> [WORK TASK]:
Your answer should hold all lines of the entries that include the word "addresses".

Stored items
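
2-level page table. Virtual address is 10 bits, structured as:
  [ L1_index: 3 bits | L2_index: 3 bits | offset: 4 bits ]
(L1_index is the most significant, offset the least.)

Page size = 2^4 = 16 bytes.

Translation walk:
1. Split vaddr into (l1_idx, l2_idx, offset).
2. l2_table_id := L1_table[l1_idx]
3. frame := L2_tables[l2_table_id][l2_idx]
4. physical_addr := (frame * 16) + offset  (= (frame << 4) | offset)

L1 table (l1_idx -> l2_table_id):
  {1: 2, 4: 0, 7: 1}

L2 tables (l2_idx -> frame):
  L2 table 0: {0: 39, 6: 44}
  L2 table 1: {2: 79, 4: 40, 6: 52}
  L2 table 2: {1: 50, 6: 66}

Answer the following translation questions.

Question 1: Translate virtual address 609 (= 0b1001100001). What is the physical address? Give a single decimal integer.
Answer: 705

Derivation:
vaddr = 609 = 0b1001100001
Split: l1_idx=4, l2_idx=6, offset=1
L1[4] = 0
L2[0][6] = 44
paddr = 44 * 16 + 1 = 705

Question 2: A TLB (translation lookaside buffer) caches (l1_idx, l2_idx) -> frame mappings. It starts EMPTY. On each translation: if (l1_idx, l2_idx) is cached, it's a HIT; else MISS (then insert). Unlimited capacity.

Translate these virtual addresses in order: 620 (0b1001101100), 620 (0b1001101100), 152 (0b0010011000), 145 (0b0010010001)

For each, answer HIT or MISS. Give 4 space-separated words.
vaddr=620: (4,6) not in TLB -> MISS, insert
vaddr=620: (4,6) in TLB -> HIT
vaddr=152: (1,1) not in TLB -> MISS, insert
vaddr=145: (1,1) in TLB -> HIT

Answer: MISS HIT MISS HIT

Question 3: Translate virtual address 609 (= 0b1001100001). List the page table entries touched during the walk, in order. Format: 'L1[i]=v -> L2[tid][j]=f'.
Answer: L1[4]=0 -> L2[0][6]=44

Derivation:
vaddr = 609 = 0b1001100001
Split: l1_idx=4, l2_idx=6, offset=1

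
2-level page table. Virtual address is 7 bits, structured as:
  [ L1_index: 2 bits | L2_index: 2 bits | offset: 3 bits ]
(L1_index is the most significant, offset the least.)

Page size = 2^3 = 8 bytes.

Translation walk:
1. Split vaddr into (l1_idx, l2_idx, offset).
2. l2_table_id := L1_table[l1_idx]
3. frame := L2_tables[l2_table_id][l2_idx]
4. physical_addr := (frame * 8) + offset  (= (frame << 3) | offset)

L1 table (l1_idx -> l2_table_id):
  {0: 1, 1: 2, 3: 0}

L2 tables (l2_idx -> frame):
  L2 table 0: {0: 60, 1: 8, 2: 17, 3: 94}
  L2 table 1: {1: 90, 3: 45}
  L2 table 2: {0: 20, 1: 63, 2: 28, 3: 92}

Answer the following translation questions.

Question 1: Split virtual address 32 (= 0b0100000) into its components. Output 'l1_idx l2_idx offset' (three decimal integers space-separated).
vaddr = 32 = 0b0100000
  top 2 bits -> l1_idx = 1
  next 2 bits -> l2_idx = 0
  bottom 3 bits -> offset = 0

Answer: 1 0 0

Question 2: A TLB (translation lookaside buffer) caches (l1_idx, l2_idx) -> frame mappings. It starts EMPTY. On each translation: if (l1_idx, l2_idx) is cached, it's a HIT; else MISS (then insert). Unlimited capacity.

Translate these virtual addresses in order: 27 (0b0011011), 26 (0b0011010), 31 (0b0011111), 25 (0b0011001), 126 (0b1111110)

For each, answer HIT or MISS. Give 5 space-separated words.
vaddr=27: (0,3) not in TLB -> MISS, insert
vaddr=26: (0,3) in TLB -> HIT
vaddr=31: (0,3) in TLB -> HIT
vaddr=25: (0,3) in TLB -> HIT
vaddr=126: (3,3) not in TLB -> MISS, insert

Answer: MISS HIT HIT HIT MISS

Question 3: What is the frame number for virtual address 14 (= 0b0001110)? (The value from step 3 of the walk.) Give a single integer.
Answer: 90

Derivation:
vaddr = 14: l1_idx=0, l2_idx=1
L1[0] = 1; L2[1][1] = 90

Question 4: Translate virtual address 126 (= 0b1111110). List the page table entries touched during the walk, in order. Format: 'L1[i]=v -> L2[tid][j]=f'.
vaddr = 126 = 0b1111110
Split: l1_idx=3, l2_idx=3, offset=6

Answer: L1[3]=0 -> L2[0][3]=94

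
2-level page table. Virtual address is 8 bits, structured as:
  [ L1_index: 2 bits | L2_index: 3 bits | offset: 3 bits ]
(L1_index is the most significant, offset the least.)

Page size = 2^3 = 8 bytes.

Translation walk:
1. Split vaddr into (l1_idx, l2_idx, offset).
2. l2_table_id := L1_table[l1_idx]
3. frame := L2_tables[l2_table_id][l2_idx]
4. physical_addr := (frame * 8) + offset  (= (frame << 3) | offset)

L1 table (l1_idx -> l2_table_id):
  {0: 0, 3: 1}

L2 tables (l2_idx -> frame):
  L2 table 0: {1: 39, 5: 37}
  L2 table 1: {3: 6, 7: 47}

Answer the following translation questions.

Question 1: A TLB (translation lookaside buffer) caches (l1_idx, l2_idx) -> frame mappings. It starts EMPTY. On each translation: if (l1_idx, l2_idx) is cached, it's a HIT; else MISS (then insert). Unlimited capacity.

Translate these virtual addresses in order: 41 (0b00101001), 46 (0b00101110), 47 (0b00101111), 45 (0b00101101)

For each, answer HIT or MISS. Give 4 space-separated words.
Answer: MISS HIT HIT HIT

Derivation:
vaddr=41: (0,5) not in TLB -> MISS, insert
vaddr=46: (0,5) in TLB -> HIT
vaddr=47: (0,5) in TLB -> HIT
vaddr=45: (0,5) in TLB -> HIT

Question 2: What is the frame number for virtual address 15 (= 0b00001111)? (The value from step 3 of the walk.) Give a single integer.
Answer: 39

Derivation:
vaddr = 15: l1_idx=0, l2_idx=1
L1[0] = 0; L2[0][1] = 39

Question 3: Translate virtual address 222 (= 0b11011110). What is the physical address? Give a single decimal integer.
vaddr = 222 = 0b11011110
Split: l1_idx=3, l2_idx=3, offset=6
L1[3] = 1
L2[1][3] = 6
paddr = 6 * 8 + 6 = 54

Answer: 54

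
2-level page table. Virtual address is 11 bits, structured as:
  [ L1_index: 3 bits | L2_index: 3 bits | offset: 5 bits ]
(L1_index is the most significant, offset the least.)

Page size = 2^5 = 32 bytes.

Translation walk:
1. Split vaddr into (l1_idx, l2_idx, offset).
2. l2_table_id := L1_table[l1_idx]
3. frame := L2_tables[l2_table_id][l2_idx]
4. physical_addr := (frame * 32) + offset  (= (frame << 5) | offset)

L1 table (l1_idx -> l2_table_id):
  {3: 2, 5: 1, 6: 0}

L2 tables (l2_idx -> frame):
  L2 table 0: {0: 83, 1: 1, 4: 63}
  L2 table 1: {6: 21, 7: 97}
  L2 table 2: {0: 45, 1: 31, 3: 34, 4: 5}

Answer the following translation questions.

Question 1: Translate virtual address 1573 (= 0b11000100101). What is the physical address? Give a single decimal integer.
Answer: 37

Derivation:
vaddr = 1573 = 0b11000100101
Split: l1_idx=6, l2_idx=1, offset=5
L1[6] = 0
L2[0][1] = 1
paddr = 1 * 32 + 5 = 37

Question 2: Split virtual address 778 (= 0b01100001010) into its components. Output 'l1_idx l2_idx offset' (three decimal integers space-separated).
vaddr = 778 = 0b01100001010
  top 3 bits -> l1_idx = 3
  next 3 bits -> l2_idx = 0
  bottom 5 bits -> offset = 10

Answer: 3 0 10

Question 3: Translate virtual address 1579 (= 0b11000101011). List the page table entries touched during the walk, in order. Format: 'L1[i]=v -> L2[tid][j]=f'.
vaddr = 1579 = 0b11000101011
Split: l1_idx=6, l2_idx=1, offset=11

Answer: L1[6]=0 -> L2[0][1]=1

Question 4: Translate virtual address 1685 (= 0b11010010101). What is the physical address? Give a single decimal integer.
vaddr = 1685 = 0b11010010101
Split: l1_idx=6, l2_idx=4, offset=21
L1[6] = 0
L2[0][4] = 63
paddr = 63 * 32 + 21 = 2037

Answer: 2037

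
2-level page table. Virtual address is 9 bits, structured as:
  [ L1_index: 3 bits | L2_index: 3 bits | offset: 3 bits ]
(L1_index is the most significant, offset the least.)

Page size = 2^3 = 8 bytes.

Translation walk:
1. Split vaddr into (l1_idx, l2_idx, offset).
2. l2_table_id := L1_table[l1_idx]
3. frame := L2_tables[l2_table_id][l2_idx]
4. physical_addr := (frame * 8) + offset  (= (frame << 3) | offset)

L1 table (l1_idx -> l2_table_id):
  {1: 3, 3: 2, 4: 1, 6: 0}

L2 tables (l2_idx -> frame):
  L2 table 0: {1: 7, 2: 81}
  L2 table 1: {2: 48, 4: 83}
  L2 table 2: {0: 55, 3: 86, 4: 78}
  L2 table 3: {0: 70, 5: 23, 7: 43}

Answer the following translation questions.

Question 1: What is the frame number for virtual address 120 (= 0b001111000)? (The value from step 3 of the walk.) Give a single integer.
vaddr = 120: l1_idx=1, l2_idx=7
L1[1] = 3; L2[3][7] = 43

Answer: 43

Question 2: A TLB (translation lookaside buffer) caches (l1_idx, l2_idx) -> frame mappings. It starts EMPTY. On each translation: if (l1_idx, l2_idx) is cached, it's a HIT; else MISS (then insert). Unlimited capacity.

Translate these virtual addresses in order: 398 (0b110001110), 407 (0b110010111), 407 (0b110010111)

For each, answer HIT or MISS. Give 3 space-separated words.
Answer: MISS MISS HIT

Derivation:
vaddr=398: (6,1) not in TLB -> MISS, insert
vaddr=407: (6,2) not in TLB -> MISS, insert
vaddr=407: (6,2) in TLB -> HIT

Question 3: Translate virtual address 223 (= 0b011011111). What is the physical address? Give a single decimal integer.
vaddr = 223 = 0b011011111
Split: l1_idx=3, l2_idx=3, offset=7
L1[3] = 2
L2[2][3] = 86
paddr = 86 * 8 + 7 = 695

Answer: 695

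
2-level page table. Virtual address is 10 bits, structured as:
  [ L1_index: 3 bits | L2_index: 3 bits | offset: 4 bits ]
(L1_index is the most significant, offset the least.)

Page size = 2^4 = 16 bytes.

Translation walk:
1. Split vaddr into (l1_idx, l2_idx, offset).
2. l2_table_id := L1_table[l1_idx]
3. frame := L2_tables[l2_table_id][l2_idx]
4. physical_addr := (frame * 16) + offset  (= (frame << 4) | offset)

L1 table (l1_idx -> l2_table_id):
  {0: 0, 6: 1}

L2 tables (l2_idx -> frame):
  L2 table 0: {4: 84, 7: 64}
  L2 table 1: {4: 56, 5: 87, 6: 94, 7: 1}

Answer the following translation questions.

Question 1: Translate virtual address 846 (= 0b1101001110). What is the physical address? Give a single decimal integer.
Answer: 910

Derivation:
vaddr = 846 = 0b1101001110
Split: l1_idx=6, l2_idx=4, offset=14
L1[6] = 1
L2[1][4] = 56
paddr = 56 * 16 + 14 = 910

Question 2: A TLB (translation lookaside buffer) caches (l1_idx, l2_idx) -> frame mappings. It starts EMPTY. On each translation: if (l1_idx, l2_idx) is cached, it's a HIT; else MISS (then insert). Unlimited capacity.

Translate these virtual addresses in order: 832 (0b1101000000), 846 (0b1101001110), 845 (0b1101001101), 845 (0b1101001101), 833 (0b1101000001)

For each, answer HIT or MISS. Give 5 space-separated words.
vaddr=832: (6,4) not in TLB -> MISS, insert
vaddr=846: (6,4) in TLB -> HIT
vaddr=845: (6,4) in TLB -> HIT
vaddr=845: (6,4) in TLB -> HIT
vaddr=833: (6,4) in TLB -> HIT

Answer: MISS HIT HIT HIT HIT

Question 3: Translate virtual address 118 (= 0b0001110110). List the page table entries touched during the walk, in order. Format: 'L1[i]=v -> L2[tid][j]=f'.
Answer: L1[0]=0 -> L2[0][7]=64

Derivation:
vaddr = 118 = 0b0001110110
Split: l1_idx=0, l2_idx=7, offset=6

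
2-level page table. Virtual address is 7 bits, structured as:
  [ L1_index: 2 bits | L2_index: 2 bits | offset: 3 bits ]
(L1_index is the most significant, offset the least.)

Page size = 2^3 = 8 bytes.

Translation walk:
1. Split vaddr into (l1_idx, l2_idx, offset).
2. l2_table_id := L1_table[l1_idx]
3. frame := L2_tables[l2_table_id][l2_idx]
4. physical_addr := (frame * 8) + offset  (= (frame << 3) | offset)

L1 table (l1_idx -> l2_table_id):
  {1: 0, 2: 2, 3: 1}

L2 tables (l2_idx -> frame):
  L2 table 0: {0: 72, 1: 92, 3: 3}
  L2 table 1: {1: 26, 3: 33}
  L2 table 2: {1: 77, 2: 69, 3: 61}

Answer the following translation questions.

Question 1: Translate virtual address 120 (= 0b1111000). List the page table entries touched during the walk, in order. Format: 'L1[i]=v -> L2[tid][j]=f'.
Answer: L1[3]=1 -> L2[1][3]=33

Derivation:
vaddr = 120 = 0b1111000
Split: l1_idx=3, l2_idx=3, offset=0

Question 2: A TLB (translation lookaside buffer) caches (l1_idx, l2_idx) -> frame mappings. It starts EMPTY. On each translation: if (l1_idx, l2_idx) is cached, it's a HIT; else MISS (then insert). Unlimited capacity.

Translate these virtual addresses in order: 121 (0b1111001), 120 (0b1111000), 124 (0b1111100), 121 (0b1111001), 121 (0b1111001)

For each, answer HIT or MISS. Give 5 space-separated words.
Answer: MISS HIT HIT HIT HIT

Derivation:
vaddr=121: (3,3) not in TLB -> MISS, insert
vaddr=120: (3,3) in TLB -> HIT
vaddr=124: (3,3) in TLB -> HIT
vaddr=121: (3,3) in TLB -> HIT
vaddr=121: (3,3) in TLB -> HIT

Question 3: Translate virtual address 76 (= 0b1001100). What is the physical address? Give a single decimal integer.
vaddr = 76 = 0b1001100
Split: l1_idx=2, l2_idx=1, offset=4
L1[2] = 2
L2[2][1] = 77
paddr = 77 * 8 + 4 = 620

Answer: 620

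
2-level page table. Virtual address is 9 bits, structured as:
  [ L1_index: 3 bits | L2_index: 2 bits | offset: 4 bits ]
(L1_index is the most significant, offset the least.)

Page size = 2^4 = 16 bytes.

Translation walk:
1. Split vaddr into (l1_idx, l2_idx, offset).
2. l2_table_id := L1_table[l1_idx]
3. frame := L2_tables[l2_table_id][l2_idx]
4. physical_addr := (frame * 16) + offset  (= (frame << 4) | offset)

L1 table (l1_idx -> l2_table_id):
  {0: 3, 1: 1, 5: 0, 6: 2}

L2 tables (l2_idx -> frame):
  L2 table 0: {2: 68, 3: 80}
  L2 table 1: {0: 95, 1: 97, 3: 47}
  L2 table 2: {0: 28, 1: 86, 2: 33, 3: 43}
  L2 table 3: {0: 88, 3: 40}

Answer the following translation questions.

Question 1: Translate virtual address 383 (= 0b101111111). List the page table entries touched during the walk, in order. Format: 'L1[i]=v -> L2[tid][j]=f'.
Answer: L1[5]=0 -> L2[0][3]=80

Derivation:
vaddr = 383 = 0b101111111
Split: l1_idx=5, l2_idx=3, offset=15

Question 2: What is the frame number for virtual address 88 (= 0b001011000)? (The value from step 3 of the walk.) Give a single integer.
Answer: 97

Derivation:
vaddr = 88: l1_idx=1, l2_idx=1
L1[1] = 1; L2[1][1] = 97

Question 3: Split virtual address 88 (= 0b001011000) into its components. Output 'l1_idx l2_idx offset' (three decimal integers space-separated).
vaddr = 88 = 0b001011000
  top 3 bits -> l1_idx = 1
  next 2 bits -> l2_idx = 1
  bottom 4 bits -> offset = 8

Answer: 1 1 8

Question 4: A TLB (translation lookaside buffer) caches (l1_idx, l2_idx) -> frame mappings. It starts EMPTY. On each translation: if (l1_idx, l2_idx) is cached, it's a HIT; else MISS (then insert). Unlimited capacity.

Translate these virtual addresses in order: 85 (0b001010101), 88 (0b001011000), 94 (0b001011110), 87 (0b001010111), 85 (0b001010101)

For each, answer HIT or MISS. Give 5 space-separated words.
Answer: MISS HIT HIT HIT HIT

Derivation:
vaddr=85: (1,1) not in TLB -> MISS, insert
vaddr=88: (1,1) in TLB -> HIT
vaddr=94: (1,1) in TLB -> HIT
vaddr=87: (1,1) in TLB -> HIT
vaddr=85: (1,1) in TLB -> HIT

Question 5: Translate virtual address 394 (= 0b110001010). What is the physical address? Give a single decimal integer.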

> [EXERCISE OUTPUT]:
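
Translate these virtual addresses in order: 620 (0b1001101100), 620 (0b1001101100), 152 (0b0010011000), 145 (0b0010010001)
Translate these virtual addresses in order: 27 (0b0011011), 26 (0b0011010), 31 (0b0011111), 25 (0b0011001), 126 (0b1111110)
Translate these virtual addresses in order: 41 (0b00101001), 46 (0b00101110), 47 (0b00101111), 45 (0b00101101)
Translate these virtual addresses in order: 398 (0b110001110), 407 (0b110010111), 407 (0b110010111)
Translate these virtual addresses in order: 832 (0b1101000000), 846 (0b1101001110), 845 (0b1101001101), 845 (0b1101001101), 833 (0b1101000001)
Translate these virtual addresses in order: 121 (0b1111001), 120 (0b1111000), 124 (0b1111100), 121 (0b1111001), 121 (0b1111001)
Translate these virtual addresses in order: 85 (0b001010101), 88 (0b001011000), 94 (0b001011110), 87 (0b001010111), 85 (0b001010101)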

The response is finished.